(Stored entries)
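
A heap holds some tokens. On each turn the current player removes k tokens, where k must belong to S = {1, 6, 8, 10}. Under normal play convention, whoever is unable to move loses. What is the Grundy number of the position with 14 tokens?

G(0) = 0
G(1) = mex{0} = 1
G(2) = mex{1} = 0
G(3) = mex{0} = 1
G(4) = mex{1} = 0
G(5) = mex{0} = 1
G(6) = mex{1,0} = 2
G(7) = mex{2,1} = 0
G(8) = mex{0,0,0} = 1
G(9) = mex{1,1,1} = 0
G(10) = mex{0,0,0,0} = 1
G(11) = mex{1,1,1,1} = 0
G(12) = mex{0,2,0,0} = 1
G(13) = mex{1,0,1,1} = 2
G(14) = mex{2,1,2,0} = 3

3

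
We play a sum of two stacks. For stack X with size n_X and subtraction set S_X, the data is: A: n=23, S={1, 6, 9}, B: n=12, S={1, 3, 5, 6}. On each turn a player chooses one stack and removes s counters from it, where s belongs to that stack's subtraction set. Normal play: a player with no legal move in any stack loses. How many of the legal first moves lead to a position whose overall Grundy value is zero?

0

Stack A, S = {1, 6, 9}:
n :  0  1  2  3  4  5  6  7  8  9 10 11 12 13 14 15 16 17 18 19 20 21 22 23
G :  0  1  0  1  0  1  2  0  1  2  3  2  0  1  0  1  2  0  1  0  1  2  0  1
G_A(23) = 1.
Stack B, S = {1, 3, 5, 6}:
n :  0  1  2  3  4  5  6  7  8  9 10 11 12
G :  0  1  0  1  0  1  2  3  2  3  2  0  1
G_B(12) = 1.
Combined Grundy value = 1 ⊕ 1 = 0.
A winning move leaves total XOR = 0, i.e. changes one component's Grundy value g to g ⊕ X where X is the current total.
Stack A: target g' = 1⊕0 = 1, but every legal move changes the Grundy value (mex property), so 0 moves.
Stack B: target g' = 1⊕0 = 1, but every legal move changes the Grundy value (mex property), so 0 moves.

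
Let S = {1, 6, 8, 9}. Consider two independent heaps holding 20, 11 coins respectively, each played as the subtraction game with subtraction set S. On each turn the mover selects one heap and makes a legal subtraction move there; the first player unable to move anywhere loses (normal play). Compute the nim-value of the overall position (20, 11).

All heaps use S = {1, 6, 8, 9}:
G(0) = 0
G(1) = mex{0} = 1
G(2) = mex{1} = 0
G(3) = mex{0} = 1
G(4) = mex{1} = 0
G(5) = mex{0} = 1
G(6) = mex{1,0} = 2
G(7) = mex{2,1} = 0
G(8) = mex{0,0,0} = 1
G(9) = mex{1,1,1,0} = 2
G(10) = mex{2,0,0,1} = 3
G(11) = mex{3,1,1,0} = 2
G(12) = mex{2,2,0,1} = 3
G(13) = mex{3,0,1,0} = 2
G(14) = mex{2,1,2,1} = 0
G(15) = mex{0,2,0,2} = 1
G(16) = mex{1,3,1,0} = 2
G(17) = mex{2,2,2,1} = 0
G(18) = mex{0,3,3,2} = 1
G(19) = mex{1,2,2,3} = 0
G(20) = mex{0,0,3,2} = 1
Heap A: G(20) = 1.
Heap B: G(11) = 2.
Combined Grundy value = 1 ⊕ 2 = 3.

3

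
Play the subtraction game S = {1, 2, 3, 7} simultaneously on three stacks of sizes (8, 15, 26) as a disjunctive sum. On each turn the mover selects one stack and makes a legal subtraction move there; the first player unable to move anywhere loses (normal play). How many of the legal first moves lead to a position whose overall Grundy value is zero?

5

All stacks use S = {1, 2, 3, 7}:
G(0) = 0
G(1) = mex{0} = 1
G(2) = mex{1,0} = 2
G(3) = mex{2,1,0} = 3
G(4) = mex{3,2,1} = 0
G(5) = mex{0,3,2} = 1
G(6) = mex{1,0,3} = 2
G(7) = mex{2,1,0,0} = 3
G(8) = mex{3,2,1,1} = 0
G(9) = mex{0,3,2,2} = 1
G(10) = mex{1,0,3,3} = 2
G(11) = mex{2,1,0,0} = 3
G(12) = mex{3,2,1,1} = 0
G(13) = mex{0,3,2,2} = 1
G(14) = mex{1,0,3,3} = 2
G(15) = mex{2,1,0,0} = 3
G(16) = mex{3,2,1,1} = 0
G(17) = mex{0,3,2,2} = 1
G(18) = mex{1,0,3,3} = 2
G(19) = mex{2,1,0,0} = 3
G(20) = mex{3,2,1,1} = 0
G(21) = mex{0,3,2,2} = 1
G(22) = mex{1,0,3,3} = 2
G(23) = mex{2,1,0,0} = 3
G(24) = mex{3,2,1,1} = 0
G(25) = mex{0,3,2,2} = 1
G(26) = mex{1,0,3,3} = 2
Stack A: G(8) = 0.
Stack B: G(15) = 3.
Stack C: G(26) = 2.
Combined Grundy value = 0 ⊕ 3 ⊕ 2 = 1.
A winning move leaves total XOR = 0, i.e. changes one component's Grundy value g to g ⊕ X where X is the current total.
Stack A: need g' = 0⊕1 = 1. Options: 8−1→G=3, 8−2→G=2, 8−3→G=1, 8−7→G=1. Hits: 2.
Stack B: need g' = 3⊕1 = 2. Options: 15−1→G=2, 15−2→G=1, 15−3→G=0, 15−7→G=0. Hits: 1.
Stack C: need g' = 2⊕1 = 3. Options: 26−1→G=1, 26−2→G=0, 26−3→G=3, 26−7→G=3. Hits: 2.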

*Your objective*. When you reach the end of the data above, set it all down again unchanged.

*Output for this exercise*.
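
A heap holds some tokens. On each turn the current player removes k tokens, where k must belong to S = {1, 6, 8, 10}. Under normal play convention, whoever is unable to move loses. What is the Grundy number of the position with 14 tokens?

G(0) = 0
G(1) = mex{0} = 1
G(2) = mex{1} = 0
G(3) = mex{0} = 1
G(4) = mex{1} = 0
G(5) = mex{0} = 1
G(6) = mex{1,0} = 2
G(7) = mex{2,1} = 0
G(8) = mex{0,0,0} = 1
G(9) = mex{1,1,1} = 0
G(10) = mex{0,0,0,0} = 1
G(11) = mex{1,1,1,1} = 0
G(12) = mex{0,2,0,0} = 1
G(13) = mex{1,0,1,1} = 2
G(14) = mex{2,1,2,0} = 3

3

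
We play a sum of two stacks. For stack X with size n_X and subtraction set S_X, the data is: A: n=23, S={1, 6, 9}, B: n=12, S={1, 3, 5, 6}. On each turn a player chooses one stack and removes s counters from it, where s belongs to that stack's subtraction set. Normal play: a player with no legal move in any stack loses. How many of the legal first moves lead to a position whose overall Grundy value is zero?

0

Stack A, S = {1, 6, 9}:
n :  0  1  2  3  4  5  6  7  8  9 10 11 12 13 14 15 16 17 18 19 20 21 22 23
G :  0  1  0  1  0  1  2  0  1  2  3  2  0  1  0  1  2  0  1  0  1  2  0  1
G_A(23) = 1.
Stack B, S = {1, 3, 5, 6}:
n :  0  1  2  3  4  5  6  7  8  9 10 11 12
G :  0  1  0  1  0  1  2  3  2  3  2  0  1
G_B(12) = 1.
Combined Grundy value = 1 ⊕ 1 = 0.
A winning move leaves total XOR = 0, i.e. changes one component's Grundy value g to g ⊕ X where X is the current total.
Stack A: target g' = 1⊕0 = 1, but every legal move changes the Grundy value (mex property), so 0 moves.
Stack B: target g' = 1⊕0 = 1, but every legal move changes the Grundy value (mex property), so 0 moves.

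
Let S = {1, 6, 8, 9}. Consider two independent heaps holding 20, 11 coins respectively, each played as the subtraction game with subtraction set S. On each turn the mover selects one heap and makes a legal subtraction move there; the first player unable to move anywhere loses (normal play). Compute the nim-value of the overall position (20, 11).

All heaps use S = {1, 6, 8, 9}:
G(0) = 0
G(1) = mex{0} = 1
G(2) = mex{1} = 0
G(3) = mex{0} = 1
G(4) = mex{1} = 0
G(5) = mex{0} = 1
G(6) = mex{1,0} = 2
G(7) = mex{2,1} = 0
G(8) = mex{0,0,0} = 1
G(9) = mex{1,1,1,0} = 2
G(10) = mex{2,0,0,1} = 3
G(11) = mex{3,1,1,0} = 2
G(12) = mex{2,2,0,1} = 3
G(13) = mex{3,0,1,0} = 2
G(14) = mex{2,1,2,1} = 0
G(15) = mex{0,2,0,2} = 1
G(16) = mex{1,3,1,0} = 2
G(17) = mex{2,2,2,1} = 0
G(18) = mex{0,3,3,2} = 1
G(19) = mex{1,2,2,3} = 0
G(20) = mex{0,0,3,2} = 1
Heap A: G(20) = 1.
Heap B: G(11) = 2.
Combined Grundy value = 1 ⊕ 2 = 3.

3

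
Play the subtraction game S = {1, 2, 3, 7} simultaneously on three stacks of sizes (8, 15, 26) as a disjunctive sum. On each turn the mover selects one stack and makes a legal subtraction move there; the first player unable to move anywhere loses (normal play). How many of the legal first moves lead to a position whose overall Grundy value is zero?

5

All stacks use S = {1, 2, 3, 7}:
G(0) = 0
G(1) = mex{0} = 1
G(2) = mex{1,0} = 2
G(3) = mex{2,1,0} = 3
G(4) = mex{3,2,1} = 0
G(5) = mex{0,3,2} = 1
G(6) = mex{1,0,3} = 2
G(7) = mex{2,1,0,0} = 3
G(8) = mex{3,2,1,1} = 0
G(9) = mex{0,3,2,2} = 1
G(10) = mex{1,0,3,3} = 2
G(11) = mex{2,1,0,0} = 3
G(12) = mex{3,2,1,1} = 0
G(13) = mex{0,3,2,2} = 1
G(14) = mex{1,0,3,3} = 2
G(15) = mex{2,1,0,0} = 3
G(16) = mex{3,2,1,1} = 0
G(17) = mex{0,3,2,2} = 1
G(18) = mex{1,0,3,3} = 2
G(19) = mex{2,1,0,0} = 3
G(20) = mex{3,2,1,1} = 0
G(21) = mex{0,3,2,2} = 1
G(22) = mex{1,0,3,3} = 2
G(23) = mex{2,1,0,0} = 3
G(24) = mex{3,2,1,1} = 0
G(25) = mex{0,3,2,2} = 1
G(26) = mex{1,0,3,3} = 2
Stack A: G(8) = 0.
Stack B: G(15) = 3.
Stack C: G(26) = 2.
Combined Grundy value = 0 ⊕ 3 ⊕ 2 = 1.
A winning move leaves total XOR = 0, i.e. changes one component's Grundy value g to g ⊕ X where X is the current total.
Stack A: need g' = 0⊕1 = 1. Options: 8−1→G=3, 8−2→G=2, 8−3→G=1, 8−7→G=1. Hits: 2.
Stack B: need g' = 3⊕1 = 2. Options: 15−1→G=2, 15−2→G=1, 15−3→G=0, 15−7→G=0. Hits: 1.
Stack C: need g' = 2⊕1 = 3. Options: 26−1→G=1, 26−2→G=0, 26−3→G=3, 26−7→G=3. Hits: 2.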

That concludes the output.